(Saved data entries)
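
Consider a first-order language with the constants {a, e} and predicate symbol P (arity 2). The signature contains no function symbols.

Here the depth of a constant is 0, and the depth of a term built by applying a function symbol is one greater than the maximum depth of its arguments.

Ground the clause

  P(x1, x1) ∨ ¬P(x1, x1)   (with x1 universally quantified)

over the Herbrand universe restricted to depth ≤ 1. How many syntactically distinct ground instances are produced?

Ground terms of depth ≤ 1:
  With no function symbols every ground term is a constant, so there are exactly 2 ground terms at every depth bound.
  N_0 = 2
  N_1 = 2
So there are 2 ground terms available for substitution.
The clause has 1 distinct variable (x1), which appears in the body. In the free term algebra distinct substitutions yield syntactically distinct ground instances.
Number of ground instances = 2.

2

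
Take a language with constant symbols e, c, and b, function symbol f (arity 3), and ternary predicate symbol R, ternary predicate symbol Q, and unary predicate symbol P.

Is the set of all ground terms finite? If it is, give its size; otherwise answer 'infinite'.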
--
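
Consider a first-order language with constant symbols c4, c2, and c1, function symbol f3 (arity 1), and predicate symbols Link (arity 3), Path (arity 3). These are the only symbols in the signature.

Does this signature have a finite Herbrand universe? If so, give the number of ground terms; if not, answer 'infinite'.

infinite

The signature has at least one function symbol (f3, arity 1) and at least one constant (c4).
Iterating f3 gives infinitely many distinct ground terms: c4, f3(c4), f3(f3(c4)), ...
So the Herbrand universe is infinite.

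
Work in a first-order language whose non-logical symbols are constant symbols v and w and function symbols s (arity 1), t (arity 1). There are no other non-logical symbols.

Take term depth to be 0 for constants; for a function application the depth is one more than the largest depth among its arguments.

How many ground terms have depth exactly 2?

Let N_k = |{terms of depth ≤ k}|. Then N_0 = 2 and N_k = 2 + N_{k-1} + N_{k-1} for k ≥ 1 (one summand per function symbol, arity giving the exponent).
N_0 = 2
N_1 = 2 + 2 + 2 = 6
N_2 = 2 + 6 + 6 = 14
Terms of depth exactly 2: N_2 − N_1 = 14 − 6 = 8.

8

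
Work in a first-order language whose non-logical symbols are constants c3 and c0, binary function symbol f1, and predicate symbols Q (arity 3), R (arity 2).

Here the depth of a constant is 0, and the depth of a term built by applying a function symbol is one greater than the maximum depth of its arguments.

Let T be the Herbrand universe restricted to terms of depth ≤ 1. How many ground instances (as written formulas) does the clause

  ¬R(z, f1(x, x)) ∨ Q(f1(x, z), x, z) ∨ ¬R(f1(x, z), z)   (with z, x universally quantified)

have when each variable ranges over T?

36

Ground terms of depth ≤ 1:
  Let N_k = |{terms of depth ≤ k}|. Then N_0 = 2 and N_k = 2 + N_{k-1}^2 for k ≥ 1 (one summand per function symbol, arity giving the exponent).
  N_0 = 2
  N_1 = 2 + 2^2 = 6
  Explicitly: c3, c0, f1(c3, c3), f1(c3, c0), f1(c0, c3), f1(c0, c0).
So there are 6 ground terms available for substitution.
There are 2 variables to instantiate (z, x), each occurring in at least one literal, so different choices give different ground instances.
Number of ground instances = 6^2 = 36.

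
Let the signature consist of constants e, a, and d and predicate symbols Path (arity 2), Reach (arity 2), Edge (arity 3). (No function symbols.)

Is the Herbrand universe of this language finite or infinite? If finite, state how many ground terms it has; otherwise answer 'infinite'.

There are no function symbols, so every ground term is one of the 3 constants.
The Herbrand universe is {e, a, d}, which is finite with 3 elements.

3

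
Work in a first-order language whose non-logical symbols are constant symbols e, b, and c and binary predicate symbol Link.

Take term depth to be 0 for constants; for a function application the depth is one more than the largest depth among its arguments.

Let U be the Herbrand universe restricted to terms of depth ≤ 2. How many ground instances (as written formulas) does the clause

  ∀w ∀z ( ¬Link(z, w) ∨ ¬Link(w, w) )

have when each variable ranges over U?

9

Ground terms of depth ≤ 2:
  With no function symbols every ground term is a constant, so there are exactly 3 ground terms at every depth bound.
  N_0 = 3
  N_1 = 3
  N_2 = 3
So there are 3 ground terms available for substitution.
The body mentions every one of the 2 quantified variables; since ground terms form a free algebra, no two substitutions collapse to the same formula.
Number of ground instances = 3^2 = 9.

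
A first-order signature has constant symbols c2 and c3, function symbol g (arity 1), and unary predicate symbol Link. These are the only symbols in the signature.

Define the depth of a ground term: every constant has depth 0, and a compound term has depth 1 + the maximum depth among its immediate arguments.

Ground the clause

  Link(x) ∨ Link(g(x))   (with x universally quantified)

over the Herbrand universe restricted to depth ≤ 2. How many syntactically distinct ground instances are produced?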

→ **REQUIRED ACTION**: Repeat the entries above verbatim, but only from the line that has "other non-logical symbols." down to the line that has "z, x universally quantified)", inclusive.

→ **WRITTEN ANSWER**:
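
Work in a first-order language whose non-logical symbols are constant symbols v and w and function symbols s (arity 1), t (arity 1). There are no other non-logical symbols.

Take term depth to be 0 for constants; for a function application the depth is one more than the largest depth among its arguments.

How many ground terms have depth exactly 2?

Let N_k = |{terms of depth ≤ k}|. Then N_0 = 2 and N_k = 2 + N_{k-1} + N_{k-1} for k ≥ 1 (one summand per function symbol, arity giving the exponent).
N_0 = 2
N_1 = 2 + 2 + 2 = 6
N_2 = 2 + 6 + 6 = 14
Terms of depth exactly 2: N_2 − N_1 = 14 − 6 = 8.

8

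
Work in a first-order language whose non-logical symbols are constants c3 and c0, binary function symbol f1, and predicate symbols Q (arity 3), R (arity 2).

Here the depth of a constant is 0, and the depth of a term built by applying a function symbol is one greater than the maximum depth of its arguments.

Let T be the Herbrand universe restricted to terms of depth ≤ 1. How many ground instances (as written formulas) does the clause

  ¬R(z, f1(x, x)) ∨ Q(f1(x, z), x, z) ∨ ¬R(f1(x, z), z)   (with z, x universally quantified)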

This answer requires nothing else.